[WHAT THIS TASK INVOLVES]
With nothing omitted, transcribe the entries exactly as written.
------------------------------------------------
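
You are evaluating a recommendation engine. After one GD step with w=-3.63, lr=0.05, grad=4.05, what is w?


w_new = w - α·∇
= -3.63 - 0.05·4.05
= -3.63 - 0.2025
= -3.8325

-3.8325


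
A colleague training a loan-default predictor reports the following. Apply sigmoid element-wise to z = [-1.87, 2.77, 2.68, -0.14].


σ(-1.87) = 1/(1+e^1.87) = 0.1335
σ(2.77) = 1/(1+e^-2.77) = 0.941
σ(2.68) = 1/(1+e^-2.68) = 0.9358
σ(-0.14) = 1/(1+e^0.14) = 0.4651
result = [0.1335, 0.941, 0.9358, 0.4651]

[0.1335, 0.941, 0.9358, 0.4651]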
------------------------------------------------
[SOLUTION TO THIS EXERCISE]
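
You are evaluating a recommendation engine. After one GD step with w=-3.63, lr=0.05, grad=4.05, what is w?


w_new = w - α·∇
= -3.63 - 0.05·4.05
= -3.63 - 0.2025
= -3.8325

-3.8325


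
A colleague training a loan-default predictor reports the following. Apply sigmoid element-wise to z = [-1.87, 2.77, 2.68, -0.14].


σ(-1.87) = 1/(1+e^1.87) = 0.1335
σ(2.77) = 1/(1+e^-2.77) = 0.941
σ(2.68) = 1/(1+e^-2.68) = 0.9358
σ(-0.14) = 1/(1+e^0.14) = 0.4651
result = [0.1335, 0.941, 0.9358, 0.4651]

[0.1335, 0.941, 0.9358, 0.4651]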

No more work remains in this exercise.